Data for processing: Begin

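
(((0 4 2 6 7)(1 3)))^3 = (0 6 4 7 2)(1 3)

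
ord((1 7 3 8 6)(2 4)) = 10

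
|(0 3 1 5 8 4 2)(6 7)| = 14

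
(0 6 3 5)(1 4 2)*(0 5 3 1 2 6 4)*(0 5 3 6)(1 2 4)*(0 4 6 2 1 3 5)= (0 3 2 6 1)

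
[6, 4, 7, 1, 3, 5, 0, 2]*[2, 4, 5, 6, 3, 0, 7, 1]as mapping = [0→7, 1→3, 2→1, 3→4, 4→6, 5→0, 6→2, 7→5]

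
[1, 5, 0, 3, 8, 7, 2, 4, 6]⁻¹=[2, 0, 6, 3, 7, 1, 8, 5, 4]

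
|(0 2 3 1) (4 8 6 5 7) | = 20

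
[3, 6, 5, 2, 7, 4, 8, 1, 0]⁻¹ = [8, 7, 3, 0, 5, 2, 1, 4, 6]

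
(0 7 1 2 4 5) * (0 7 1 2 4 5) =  (0 1 4)(2 5 7)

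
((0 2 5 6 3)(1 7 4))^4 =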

Data for processing: End

• Work to complete: Each line from the one containing "6 5 7) | = 20" to the last line above must be returned exactly, and no line outside that range.

• Written reply:
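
|(0 2 3 1) (4 8 6 5 7) | = 20

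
[3, 6, 5, 2, 7, 4, 8, 1, 0]⁻¹ = [8, 7, 3, 0, 5, 2, 1, 4, 6]

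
(0 7 1 2 4 5) * (0 7 1 2 4 5) =  (0 1 4)(2 5 7)

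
((0 2 5 6 3)(1 7 4))^4 =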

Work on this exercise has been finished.